▶ [What the task asks]:
Would you output the entries below only from the line containing "A receiver on" through the line containing "You are asked", exactly as they stand and with both ends included?

(Collected data entries)
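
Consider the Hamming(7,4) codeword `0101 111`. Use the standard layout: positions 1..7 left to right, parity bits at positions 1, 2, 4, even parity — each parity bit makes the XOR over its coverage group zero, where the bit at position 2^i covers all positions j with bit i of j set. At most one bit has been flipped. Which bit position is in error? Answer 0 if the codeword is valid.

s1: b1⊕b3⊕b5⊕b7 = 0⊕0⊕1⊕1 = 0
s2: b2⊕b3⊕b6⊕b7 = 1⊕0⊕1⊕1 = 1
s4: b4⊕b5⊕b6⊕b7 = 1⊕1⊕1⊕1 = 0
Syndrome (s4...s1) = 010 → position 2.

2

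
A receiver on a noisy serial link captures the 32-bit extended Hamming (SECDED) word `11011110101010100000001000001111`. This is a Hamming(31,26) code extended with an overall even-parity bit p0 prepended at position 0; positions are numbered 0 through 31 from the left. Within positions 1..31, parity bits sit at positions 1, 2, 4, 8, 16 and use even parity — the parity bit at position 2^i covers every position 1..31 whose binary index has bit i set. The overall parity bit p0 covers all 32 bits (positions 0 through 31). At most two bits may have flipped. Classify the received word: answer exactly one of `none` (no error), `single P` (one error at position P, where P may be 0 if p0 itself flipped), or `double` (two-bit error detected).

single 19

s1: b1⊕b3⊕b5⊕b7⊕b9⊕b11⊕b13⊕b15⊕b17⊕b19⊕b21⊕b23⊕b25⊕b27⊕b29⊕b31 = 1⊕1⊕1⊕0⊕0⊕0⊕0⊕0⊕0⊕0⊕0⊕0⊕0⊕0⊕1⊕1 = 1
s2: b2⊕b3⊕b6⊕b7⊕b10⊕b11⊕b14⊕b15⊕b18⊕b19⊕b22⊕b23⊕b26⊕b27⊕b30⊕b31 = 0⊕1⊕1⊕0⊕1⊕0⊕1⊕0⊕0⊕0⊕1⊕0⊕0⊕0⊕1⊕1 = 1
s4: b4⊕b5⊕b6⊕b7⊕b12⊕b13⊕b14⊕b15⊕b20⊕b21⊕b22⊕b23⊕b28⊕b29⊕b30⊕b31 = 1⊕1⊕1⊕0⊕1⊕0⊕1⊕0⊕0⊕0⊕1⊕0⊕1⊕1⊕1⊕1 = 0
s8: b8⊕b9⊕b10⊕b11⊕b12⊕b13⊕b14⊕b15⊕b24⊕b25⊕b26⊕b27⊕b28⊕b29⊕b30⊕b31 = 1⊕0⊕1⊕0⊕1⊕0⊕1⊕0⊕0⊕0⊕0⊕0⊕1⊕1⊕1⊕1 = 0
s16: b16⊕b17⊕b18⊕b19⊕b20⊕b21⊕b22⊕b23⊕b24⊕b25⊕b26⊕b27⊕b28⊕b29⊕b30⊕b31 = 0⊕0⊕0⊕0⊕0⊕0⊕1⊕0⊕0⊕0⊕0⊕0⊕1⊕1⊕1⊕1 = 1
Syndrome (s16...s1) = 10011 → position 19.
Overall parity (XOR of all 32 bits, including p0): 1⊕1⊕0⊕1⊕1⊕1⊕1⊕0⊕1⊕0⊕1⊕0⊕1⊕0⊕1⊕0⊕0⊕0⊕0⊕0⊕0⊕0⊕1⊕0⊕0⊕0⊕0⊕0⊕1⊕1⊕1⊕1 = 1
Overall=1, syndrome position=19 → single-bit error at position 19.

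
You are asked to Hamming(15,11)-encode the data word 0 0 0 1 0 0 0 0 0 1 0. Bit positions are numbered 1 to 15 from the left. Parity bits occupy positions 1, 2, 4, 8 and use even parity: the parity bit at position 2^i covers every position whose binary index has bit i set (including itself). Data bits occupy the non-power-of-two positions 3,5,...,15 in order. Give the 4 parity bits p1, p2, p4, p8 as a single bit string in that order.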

* * *

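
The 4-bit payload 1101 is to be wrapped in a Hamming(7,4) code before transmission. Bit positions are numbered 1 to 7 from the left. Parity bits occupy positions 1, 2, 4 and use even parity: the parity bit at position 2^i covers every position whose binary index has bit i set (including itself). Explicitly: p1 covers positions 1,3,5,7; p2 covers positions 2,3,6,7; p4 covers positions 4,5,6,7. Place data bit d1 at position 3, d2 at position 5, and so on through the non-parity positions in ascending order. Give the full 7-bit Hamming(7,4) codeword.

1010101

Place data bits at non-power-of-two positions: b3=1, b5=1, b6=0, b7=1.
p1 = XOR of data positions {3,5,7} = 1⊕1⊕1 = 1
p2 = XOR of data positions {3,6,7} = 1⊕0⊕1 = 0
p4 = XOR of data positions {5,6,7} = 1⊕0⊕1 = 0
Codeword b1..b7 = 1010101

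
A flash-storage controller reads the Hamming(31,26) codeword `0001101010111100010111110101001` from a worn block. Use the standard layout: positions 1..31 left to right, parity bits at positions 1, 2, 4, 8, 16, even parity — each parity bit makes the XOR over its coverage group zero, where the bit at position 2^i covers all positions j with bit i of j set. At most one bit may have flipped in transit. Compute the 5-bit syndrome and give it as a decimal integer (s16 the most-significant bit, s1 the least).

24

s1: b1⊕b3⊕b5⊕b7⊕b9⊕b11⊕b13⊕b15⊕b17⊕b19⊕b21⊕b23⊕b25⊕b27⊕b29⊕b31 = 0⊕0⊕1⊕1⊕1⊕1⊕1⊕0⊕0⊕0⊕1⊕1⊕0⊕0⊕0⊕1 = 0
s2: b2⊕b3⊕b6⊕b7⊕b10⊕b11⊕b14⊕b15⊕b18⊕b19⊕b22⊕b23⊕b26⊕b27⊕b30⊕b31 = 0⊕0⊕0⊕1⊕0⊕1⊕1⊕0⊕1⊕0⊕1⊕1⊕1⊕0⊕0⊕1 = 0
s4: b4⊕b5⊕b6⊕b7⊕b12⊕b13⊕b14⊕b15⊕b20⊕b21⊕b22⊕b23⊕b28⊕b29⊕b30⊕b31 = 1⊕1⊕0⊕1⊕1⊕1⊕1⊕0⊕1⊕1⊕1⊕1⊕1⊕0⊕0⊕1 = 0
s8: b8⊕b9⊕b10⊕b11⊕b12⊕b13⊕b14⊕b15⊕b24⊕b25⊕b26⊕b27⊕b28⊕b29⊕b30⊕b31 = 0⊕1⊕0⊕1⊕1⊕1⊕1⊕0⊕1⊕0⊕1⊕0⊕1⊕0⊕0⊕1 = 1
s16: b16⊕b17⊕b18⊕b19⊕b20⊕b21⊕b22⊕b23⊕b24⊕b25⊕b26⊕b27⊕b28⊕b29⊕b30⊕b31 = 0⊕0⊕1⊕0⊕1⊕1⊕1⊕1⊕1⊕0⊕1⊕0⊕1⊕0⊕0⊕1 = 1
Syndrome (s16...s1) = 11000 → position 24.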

▶ [Result for this exercise]:
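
A receiver on a noisy serial link captures the 32-bit extended Hamming (SECDED) word `11011110101010100000001000001111`. This is a Hamming(31,26) code extended with an overall even-parity bit p0 prepended at position 0; positions are numbered 0 through 31 from the left. Within positions 1..31, parity bits sit at positions 1, 2, 4, 8, 16 and use even parity — the parity bit at position 2^i covers every position 1..31 whose binary index has bit i set. The overall parity bit p0 covers all 32 bits (positions 0 through 31). At most two bits may have flipped. Classify the received word: answer exactly one of `none` (no error), `single P` (one error at position P, where P may be 0 if p0 itself flipped), or `double` (two-bit error detected).

single 19

s1: b1⊕b3⊕b5⊕b7⊕b9⊕b11⊕b13⊕b15⊕b17⊕b19⊕b21⊕b23⊕b25⊕b27⊕b29⊕b31 = 1⊕1⊕1⊕0⊕0⊕0⊕0⊕0⊕0⊕0⊕0⊕0⊕0⊕0⊕1⊕1 = 1
s2: b2⊕b3⊕b6⊕b7⊕b10⊕b11⊕b14⊕b15⊕b18⊕b19⊕b22⊕b23⊕b26⊕b27⊕b30⊕b31 = 0⊕1⊕1⊕0⊕1⊕0⊕1⊕0⊕0⊕0⊕1⊕0⊕0⊕0⊕1⊕1 = 1
s4: b4⊕b5⊕b6⊕b7⊕b12⊕b13⊕b14⊕b15⊕b20⊕b21⊕b22⊕b23⊕b28⊕b29⊕b30⊕b31 = 1⊕1⊕1⊕0⊕1⊕0⊕1⊕0⊕0⊕0⊕1⊕0⊕1⊕1⊕1⊕1 = 0
s8: b8⊕b9⊕b10⊕b11⊕b12⊕b13⊕b14⊕b15⊕b24⊕b25⊕b26⊕b27⊕b28⊕b29⊕b30⊕b31 = 1⊕0⊕1⊕0⊕1⊕0⊕1⊕0⊕0⊕0⊕0⊕0⊕1⊕1⊕1⊕1 = 0
s16: b16⊕b17⊕b18⊕b19⊕b20⊕b21⊕b22⊕b23⊕b24⊕b25⊕b26⊕b27⊕b28⊕b29⊕b30⊕b31 = 0⊕0⊕0⊕0⊕0⊕0⊕1⊕0⊕0⊕0⊕0⊕0⊕1⊕1⊕1⊕1 = 1
Syndrome (s16...s1) = 10011 → position 19.
Overall parity (XOR of all 32 bits, including p0): 1⊕1⊕0⊕1⊕1⊕1⊕1⊕0⊕1⊕0⊕1⊕0⊕1⊕0⊕1⊕0⊕0⊕0⊕0⊕0⊕0⊕0⊕1⊕0⊕0⊕0⊕0⊕0⊕1⊕1⊕1⊕1 = 1
Overall=1, syndrome position=19 → single-bit error at position 19.

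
You are asked to Hamming(15,11)-encode the data word 0 0 0 1 0 0 0 0 0 1 0. Bit positions are numbered 1 to 15 from the left. Parity bits occupy positions 1, 2, 4, 8 and use even parity: the parity bit at position 2^i covers every position whose binary index has bit i set (including itself). Data bits occupy the non-power-of-two positions 3,5,...,15 in order. Give the 4 parity bits p1, p2, p4, p8 as a single bit string in that order.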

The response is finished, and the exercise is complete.